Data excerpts

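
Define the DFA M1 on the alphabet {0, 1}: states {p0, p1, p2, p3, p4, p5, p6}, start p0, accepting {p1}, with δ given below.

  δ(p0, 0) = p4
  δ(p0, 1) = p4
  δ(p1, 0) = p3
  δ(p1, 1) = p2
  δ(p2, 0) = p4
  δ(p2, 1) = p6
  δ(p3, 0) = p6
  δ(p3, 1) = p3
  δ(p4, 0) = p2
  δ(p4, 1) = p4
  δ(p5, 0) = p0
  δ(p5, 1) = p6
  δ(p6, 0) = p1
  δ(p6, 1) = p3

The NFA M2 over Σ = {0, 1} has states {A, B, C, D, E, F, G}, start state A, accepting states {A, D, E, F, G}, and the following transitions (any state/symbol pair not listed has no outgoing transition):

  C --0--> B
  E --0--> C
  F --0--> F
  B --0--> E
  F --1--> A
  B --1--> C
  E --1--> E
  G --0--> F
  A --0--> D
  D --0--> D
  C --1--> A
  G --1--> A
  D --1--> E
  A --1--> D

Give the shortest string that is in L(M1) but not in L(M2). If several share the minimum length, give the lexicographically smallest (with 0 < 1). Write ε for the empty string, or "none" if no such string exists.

0010

The string 0010 is accepted by M1 but not by M2.
No shorter string lies in the difference, and 0010 is the lexicographically first length-4 string in L(M1) \ L(M2).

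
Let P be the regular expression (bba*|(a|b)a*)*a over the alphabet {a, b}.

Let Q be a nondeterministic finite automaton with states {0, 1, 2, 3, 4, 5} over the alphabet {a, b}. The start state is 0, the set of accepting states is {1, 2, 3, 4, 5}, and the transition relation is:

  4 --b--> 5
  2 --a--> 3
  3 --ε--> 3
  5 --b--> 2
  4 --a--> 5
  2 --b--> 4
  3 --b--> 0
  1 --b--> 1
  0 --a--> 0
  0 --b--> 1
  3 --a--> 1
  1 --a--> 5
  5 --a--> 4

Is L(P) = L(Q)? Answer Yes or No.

No

The string a is accepted by P but rejected by Q.
So L(P) ≠ L(Q).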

ACTIVITY
Output all entries exactly as given above.

TASK ANSWER
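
Define the DFA M1 on the alphabet {0, 1}: states {p0, p1, p2, p3, p4, p5, p6}, start p0, accepting {p1}, with δ given below.

  δ(p0, 0) = p4
  δ(p0, 1) = p4
  δ(p1, 0) = p3
  δ(p1, 1) = p2
  δ(p2, 0) = p4
  δ(p2, 1) = p6
  δ(p3, 0) = p6
  δ(p3, 1) = p3
  δ(p4, 0) = p2
  δ(p4, 1) = p4
  δ(p5, 0) = p0
  δ(p5, 1) = p6
  δ(p6, 0) = p1
  δ(p6, 1) = p3

The NFA M2 over Σ = {0, 1} has states {A, B, C, D, E, F, G}, start state A, accepting states {A, D, E, F, G}, and the following transitions (any state/symbol pair not listed has no outgoing transition):

  C --0--> B
  E --0--> C
  F --0--> F
  B --0--> E
  F --1--> A
  B --1--> C
  E --1--> E
  G --0--> F
  A --0--> D
  D --0--> D
  C --1--> A
  G --1--> A
  D --1--> E
  A --1--> D

Give the shortest string that is in L(M1) but not in L(M2). If several share the minimum length, give the lexicographically smallest (with 0 < 1). Write ε for the empty string, or "none" if no such string exists.

0010

The string 0010 is accepted by M1 but not by M2.
No shorter string lies in the difference, and 0010 is the lexicographically first length-4 string in L(M1) \ L(M2).

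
Let P be the regular expression (bba*|(a|b)a*)*a over the alphabet {a, b}.

Let Q be a nondeterministic finite automaton with states {0, 1, 2, 3, 4, 5} over the alphabet {a, b}. The start state is 0, the set of accepting states is {1, 2, 3, 4, 5}, and the transition relation is:

  4 --b--> 5
  2 --a--> 3
  3 --ε--> 3
  5 --b--> 2
  4 --a--> 5
  2 --b--> 4
  3 --b--> 0
  1 --b--> 1
  0 --a--> 0
  0 --b--> 1
  3 --a--> 1
  1 --a--> 5
  5 --a--> 4

Is L(P) = L(Q)? Answer Yes or No.

No

The string a is accepted by P but rejected by Q.
So L(P) ≠ L(Q).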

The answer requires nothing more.